[DATA FOR THE TASK — start]

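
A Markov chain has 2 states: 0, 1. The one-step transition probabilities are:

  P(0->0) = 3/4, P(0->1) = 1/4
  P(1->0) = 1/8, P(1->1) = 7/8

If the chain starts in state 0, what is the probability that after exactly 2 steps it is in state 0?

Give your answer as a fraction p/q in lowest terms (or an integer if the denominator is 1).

Computing P^2 by repeated multiplication:
P^1 =
  0: [3/4, 1/4]
  1: [1/8, 7/8]
P^2 =
  0: [19/32, 13/32]
  1: [13/64, 51/64]

(P^2)[0 -> 0] = 19/32

Answer: 19/32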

[DATA FOR THE TASK — finish]

WORK ITEM:
The lines you return should be those above that contain the word "chain", every one of them.

ANSWER FOR THIS EXERCISE:
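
A Markov chain has 2 states: 0, 1. The one-step transition probabilities are:
If the chain starts in state 0, what is the probability that after exactly 2 steps it is in state 0?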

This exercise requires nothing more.